* [DATA PROVIDED]
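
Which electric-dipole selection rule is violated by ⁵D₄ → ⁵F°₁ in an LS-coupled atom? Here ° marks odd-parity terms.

Initial level: S=2, L=2, J=4, parity even. Final level: S=2, L=3, J=1, parity odd.
Parity must change: even → odd — satisfied.
ΔS = 0: S: 2 → 2 — satisfied.
ΔL = 0, ±1 (not L=0↔0): L: 2 → 3, ΔL = +1 — satisfied.
ΔJ = 0, ±1 (not J=0↔0): J: 4 → 1, ΔJ = -3 — violated.

the ΔJ = 0, ±1 rule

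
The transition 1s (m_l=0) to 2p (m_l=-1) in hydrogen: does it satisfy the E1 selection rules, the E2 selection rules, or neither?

E1

Δl = 1 − 0 = +1; l_i + l_f = 1.
Δm_l = -1.
E1 (Δl = ±1, |Δm_l| ≤ 1): satisfied.
E2 (Δl = 0,±2, l_i+l_f ≥ 2, |Δm_l| ≤ 2): not satisfied.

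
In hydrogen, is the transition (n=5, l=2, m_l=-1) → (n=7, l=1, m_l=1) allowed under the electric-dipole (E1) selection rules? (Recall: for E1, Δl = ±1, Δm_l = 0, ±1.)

forbidden

l: 2 → 1 (Δl = -1). Δl = ±1 ok.
Δm_l = 1 − (-1) = +2. E1 requires Δm_l = 0, ±1: fails.
The transition is electric-dipole forbidden.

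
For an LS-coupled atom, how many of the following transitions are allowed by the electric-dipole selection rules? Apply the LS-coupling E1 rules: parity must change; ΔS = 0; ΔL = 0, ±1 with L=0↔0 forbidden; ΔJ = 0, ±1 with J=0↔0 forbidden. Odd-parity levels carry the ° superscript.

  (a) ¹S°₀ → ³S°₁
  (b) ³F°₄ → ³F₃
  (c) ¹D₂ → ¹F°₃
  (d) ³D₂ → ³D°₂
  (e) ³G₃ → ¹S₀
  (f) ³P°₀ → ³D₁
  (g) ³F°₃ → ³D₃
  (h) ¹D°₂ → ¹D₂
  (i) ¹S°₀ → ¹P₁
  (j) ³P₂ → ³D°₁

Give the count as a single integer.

8

(a) forbidden (parity, ΔS, ΔL fail)
(b) allowed
(c) allowed
(d) allowed
(e) forbidden (parity, ΔS, ΔL, ΔJ fail)
(f) allowed
(g) allowed
(h) allowed
(i) allowed
(j) allowed
Total allowed: 8 of 10.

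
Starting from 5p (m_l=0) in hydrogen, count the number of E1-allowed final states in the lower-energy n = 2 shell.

1

E1 requires Δl = ±1, so l_f ∈ {0, 2}; with 0 ≤ l_f ≤ n_f−1 = 1, the allowed l_f values are {0}.
For l_f = 0: m_f ∈ {m_i−1, m_i, m_i+1} ∩ [−0, 0] = {0} → 1 state.
Total: 1.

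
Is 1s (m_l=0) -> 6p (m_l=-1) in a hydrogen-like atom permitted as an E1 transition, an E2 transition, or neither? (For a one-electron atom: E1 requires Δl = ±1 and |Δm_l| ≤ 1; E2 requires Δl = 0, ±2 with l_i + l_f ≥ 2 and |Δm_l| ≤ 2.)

E1

Δl = 1 − 0 = +1; l_i + l_f = 1.
Δm_l = -1.
E1 (Δl = ±1, |Δm_l| ≤ 1): satisfied.
E2 (Δl = 0,±2, l_i+l_f ≥ 2, |Δm_l| ≤ 2): not satisfied.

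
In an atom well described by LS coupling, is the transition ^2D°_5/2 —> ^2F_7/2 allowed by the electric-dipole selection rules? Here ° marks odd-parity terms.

allowed

Initial level: S=1/2, L=2, J=5/2, parity odd. Final level: S=1/2, L=3, J=7/2, parity even.
Parity must change: odd → even — ✓.
ΔS = 0: S: 1/2 → 1/2 — ✓.
ΔL = 0, ±1 (not L=0↔0): L: 2 → 3, ΔL = +1 — ✓.
ΔJ = 0, ±1 (not J=0↔0): J: 5/2 → 7/2, ΔJ = +1 — ✓.
All four E1 rules are satisfied.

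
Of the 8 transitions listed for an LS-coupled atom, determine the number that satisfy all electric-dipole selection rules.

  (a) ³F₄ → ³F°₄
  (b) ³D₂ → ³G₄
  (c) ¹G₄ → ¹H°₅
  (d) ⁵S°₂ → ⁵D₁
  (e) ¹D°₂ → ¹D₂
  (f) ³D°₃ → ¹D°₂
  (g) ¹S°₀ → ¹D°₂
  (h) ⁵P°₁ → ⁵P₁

(a) allowed
(b) forbidden (parity, ΔL, ΔJ fail)
(c) allowed
(d) forbidden (ΔL fails)
(e) allowed
(f) forbidden (parity, ΔS fail)
(g) forbidden (parity, ΔL, ΔJ fail)
(h) allowed
Total allowed: 4 of 8.

4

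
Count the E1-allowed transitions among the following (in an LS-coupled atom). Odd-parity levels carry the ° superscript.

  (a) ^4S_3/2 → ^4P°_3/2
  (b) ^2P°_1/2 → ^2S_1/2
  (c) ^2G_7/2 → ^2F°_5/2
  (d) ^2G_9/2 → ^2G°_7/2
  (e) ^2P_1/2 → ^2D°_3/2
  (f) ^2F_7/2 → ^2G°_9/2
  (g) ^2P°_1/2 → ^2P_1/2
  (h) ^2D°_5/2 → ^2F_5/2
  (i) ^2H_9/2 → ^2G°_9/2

(a) allowed
(b) allowed
(c) allowed
(d) allowed
(e) allowed
(f) allowed
(g) allowed
(h) allowed
(i) allowed
Total allowed: 9 of 9.

9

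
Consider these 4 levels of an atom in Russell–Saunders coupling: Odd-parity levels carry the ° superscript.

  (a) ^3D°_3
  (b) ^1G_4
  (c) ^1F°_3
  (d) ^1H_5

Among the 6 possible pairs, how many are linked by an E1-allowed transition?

(a)–(b): forbidden (ΔS, ΔL).
(a)–(c): forbidden (parity, ΔS).
(a)–(d): forbidden (ΔS, ΔL, ΔJ).
(b)–(c): allowed.
(b)–(d): forbidden (parity).
(c)–(d): forbidden (ΔL, ΔJ).
Allowed pairs: 1 of 6.

1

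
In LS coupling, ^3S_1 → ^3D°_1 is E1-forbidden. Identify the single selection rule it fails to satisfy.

Initial level: S=1, L=0, J=1, parity even. Final level: S=1, L=2, J=1, parity odd.
ΔL = 0, ±1 (not L=0↔0): L: 0 → 2, ΔL = +2 — fails.
ΔS = 0: S: 1 → 1 — passes.
Parity must change: even → odd — passes.
ΔJ = 0, ±1 (not J=0↔0): J: 1 → 1, ΔJ = +0 — passes.

the ΔL = 0, ±1 rule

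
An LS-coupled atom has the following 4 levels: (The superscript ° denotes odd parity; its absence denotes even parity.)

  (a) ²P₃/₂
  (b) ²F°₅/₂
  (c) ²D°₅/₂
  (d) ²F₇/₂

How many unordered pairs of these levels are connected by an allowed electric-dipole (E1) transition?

3

(a)–(b): forbidden (ΔL).
(a)–(c): allowed.
(a)–(d): forbidden (parity, ΔL, ΔJ).
(b)–(c): forbidden (parity).
(b)–(d): allowed.
(c)–(d): allowed.
Allowed pairs: 3 of 6.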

* [TO DO]
From the listing above, give the number of lines in which the word "following" occurs, and nothing else.

* [TASK RESPONSE]
3